• [Instructions for the task]: What is needed is an exact copy of all the data.

[Collected data]
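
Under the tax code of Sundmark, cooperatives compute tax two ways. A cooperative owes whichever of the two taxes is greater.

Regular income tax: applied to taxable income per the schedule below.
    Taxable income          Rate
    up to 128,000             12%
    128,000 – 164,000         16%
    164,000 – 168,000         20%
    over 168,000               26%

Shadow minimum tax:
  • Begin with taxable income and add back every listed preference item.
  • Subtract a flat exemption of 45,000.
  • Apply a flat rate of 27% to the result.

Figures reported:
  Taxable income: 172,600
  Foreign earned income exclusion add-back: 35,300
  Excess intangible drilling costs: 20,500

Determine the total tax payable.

Regular income tax:
  128,000 × 12% = 15,360
  36,000 × 16% = 5,760
  4,000 × 20% = 800
  4,600 × 26% = 1,196
  → 23,116

Shadow minimum tax:
  Adjusted income: 172,600 + 35,300 + 20,500 = 228,400
  Less exemption 45,000 → base 183,400
  183,400 × 27% = 49,518

49,518 > 23,116, so the shadow minimum tax is the binding amount.

49,518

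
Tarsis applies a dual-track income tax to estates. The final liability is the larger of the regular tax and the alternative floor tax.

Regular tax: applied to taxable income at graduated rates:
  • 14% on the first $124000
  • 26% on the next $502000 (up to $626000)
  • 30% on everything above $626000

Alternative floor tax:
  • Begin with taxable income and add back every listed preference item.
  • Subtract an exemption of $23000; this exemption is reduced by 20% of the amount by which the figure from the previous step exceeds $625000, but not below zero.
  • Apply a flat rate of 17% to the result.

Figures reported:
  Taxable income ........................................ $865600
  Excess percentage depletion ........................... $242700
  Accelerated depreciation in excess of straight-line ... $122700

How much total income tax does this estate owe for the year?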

• [Solution to the problem]:
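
Under the tax code of Sundmark, cooperatives compute tax two ways. A cooperative owes whichever of the two taxes is greater.

Regular income tax: applied to taxable income per the schedule below.
    Taxable income          Rate
    up to 128,000             12%
    128,000 – 164,000         16%
    164,000 – 168,000         20%
    over 168,000               26%

Shadow minimum tax:
  • Begin with taxable income and add back every listed preference item.
  • Subtract a flat exemption of 45,000.
  • Apply a flat rate of 27% to the result.

Figures reported:
  Taxable income: 172,600
  Foreign earned income exclusion add-back: 35,300
  Excess intangible drilling costs: 20,500

Determine the total tax payable.

Regular income tax:
  128,000 × 12% = 15,360
  36,000 × 16% = 5,760
  4,000 × 20% = 800
  4,600 × 26% = 1,196
  → 23,116

Shadow minimum tax:
  Adjusted income: 172,600 + 35,300 + 20,500 = 228,400
  Less exemption 45,000 → base 183,400
  183,400 × 27% = 49,518

49,518 > 23,116, so the shadow minimum tax is the binding amount.

49,518

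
Tarsis applies a dual-track income tax to estates. The final liability is the larger of the regular tax and the alternative floor tax.

Regular tax: applied to taxable income at graduated rates:
  • 14% on the first $124000
  • 26% on the next $502000 (up to $626000)
  • 30% on everything above $626000

Alternative floor tax:
  • Begin with taxable income and add back every listed preference item.
  • Subtract an exemption of $23000; this exemption is reduced by 20% of the amount by which the figure from the previous step exceeds $625000, but not below zero.
  • Apply a flat rate of 17% to the result.

Figures reported:
  Taxable income ........................................ $865600
  Excess percentage depletion ........................... $242700
  Accelerated depreciation in excess of straight-line ... $122700

How much total income tax does this estate owe for the year?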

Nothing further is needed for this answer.